§ EXERCISE OBJECTIVE
Print the line that has "The heat loss from" in it, then every remaining line of the data, exactly and without anything extra.

Stored items
=== Begin Enclosure ===
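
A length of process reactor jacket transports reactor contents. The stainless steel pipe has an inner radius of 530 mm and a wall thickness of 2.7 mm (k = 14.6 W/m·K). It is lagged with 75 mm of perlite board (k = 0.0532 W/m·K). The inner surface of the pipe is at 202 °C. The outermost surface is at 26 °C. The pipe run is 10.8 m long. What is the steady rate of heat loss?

Q ≈ 4820 W

Radial resistances (cylindrical: R_cond = ln(r_o/r_i)/(2πkL), R_conv = 1/(h·2πrL)):
R_stainless steel pipe wall = ln(532.7/530)/(2π×14.6×10.8) = 5.129×10^-6 K/W
R_perlite board = ln(607.7/532.7)/(2π×0.0532×10.8) = 0.03649 K/W
R_total = 0.03649 K/W
Q = ΔT/R_total = 176/0.03649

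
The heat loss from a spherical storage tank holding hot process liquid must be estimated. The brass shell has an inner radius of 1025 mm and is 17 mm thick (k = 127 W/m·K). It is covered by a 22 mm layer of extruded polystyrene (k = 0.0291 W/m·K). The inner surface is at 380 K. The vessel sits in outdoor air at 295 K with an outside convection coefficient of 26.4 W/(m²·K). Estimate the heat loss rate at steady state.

Q ≈ 1490 W

For a spherical shell R = (1/r₁ − 1/r₂)/(4πk); film R = 1/(h·4πr²). In series:
R_brass shell = (1/1.025 − 1/1.042)/(4π×127) = 9.973×10^-6 K/W
R_extruded polystyrene = (1/1.042 − 1/1.064)/(4π×0.0291) = 0.05426 K/W
R_outer film = 1/(h·4πr_o²) = 1/(26.4×4π×1.064²) = 0.002663 K/W
R_total = 0.05694 K/W
Q = ΔT/R_total = 85/0.05694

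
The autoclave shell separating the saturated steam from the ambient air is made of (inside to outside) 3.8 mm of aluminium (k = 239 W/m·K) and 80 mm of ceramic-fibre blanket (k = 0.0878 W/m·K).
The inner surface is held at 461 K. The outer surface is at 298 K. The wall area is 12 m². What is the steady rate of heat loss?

Thermal resistances in series:
R_aluminium = L/(kA) = 0.0038/(239×12) = 1.325×10^-6 K/W
R_ceramic-fibre blanket = L/(kA) = 0.08/(0.0878×12) = 0.07593 K/W
R_total = 0.07593 K/W
Q = ΔT / R_total = 163 / 0.07593

Q ≈ 2150 W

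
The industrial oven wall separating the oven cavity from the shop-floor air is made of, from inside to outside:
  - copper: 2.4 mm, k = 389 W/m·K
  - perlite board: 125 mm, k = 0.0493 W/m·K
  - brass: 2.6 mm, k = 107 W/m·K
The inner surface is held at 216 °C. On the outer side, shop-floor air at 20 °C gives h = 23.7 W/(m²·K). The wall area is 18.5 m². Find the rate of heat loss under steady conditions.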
=== End Enclosure ===
§ WRITTEN ANSWER
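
The heat loss from a spherical storage tank holding hot process liquid must be estimated. The brass shell has an inner radius of 1025 mm and is 17 mm thick (k = 127 W/m·K). It is covered by a 22 mm layer of extruded polystyrene (k = 0.0291 W/m·K). The inner surface is at 380 K. The vessel sits in outdoor air at 295 K with an outside convection coefficient of 26.4 W/(m²·K). Estimate the heat loss rate at steady state.

Q ≈ 1490 W

For a spherical shell R = (1/r₁ − 1/r₂)/(4πk); film R = 1/(h·4πr²). In series:
R_brass shell = (1/1.025 − 1/1.042)/(4π×127) = 9.973×10^-6 K/W
R_extruded polystyrene = (1/1.042 − 1/1.064)/(4π×0.0291) = 0.05426 K/W
R_outer film = 1/(h·4πr_o²) = 1/(26.4×4π×1.064²) = 0.002663 K/W
R_total = 0.05694 K/W
Q = ΔT/R_total = 85/0.05694

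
The autoclave shell separating the saturated steam from the ambient air is made of (inside to outside) 3.8 mm of aluminium (k = 239 W/m·K) and 80 mm of ceramic-fibre blanket (k = 0.0878 W/m·K).
The inner surface is held at 461 K. The outer surface is at 298 K. The wall area is 12 m². What is the steady rate of heat loss?

Thermal resistances in series:
R_aluminium = L/(kA) = 0.0038/(239×12) = 1.325×10^-6 K/W
R_ceramic-fibre blanket = L/(kA) = 0.08/(0.0878×12) = 0.07593 K/W
R_total = 0.07593 K/W
Q = ΔT / R_total = 163 / 0.07593

Q ≈ 2150 W

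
The industrial oven wall separating the oven cavity from the shop-floor air is made of, from inside to outside:
  - copper: 2.4 mm, k = 389 W/m·K
  - perlite board: 125 mm, k = 0.0493 W/m·K
  - brass: 2.6 mm, k = 107 W/m·K
The inner surface is held at 216 °C. On the outer side, shop-floor air at 20 °C gives h = 23.7 W/(m²·K). The wall area is 18.5 m². Find the rate of heat loss under steady conditions.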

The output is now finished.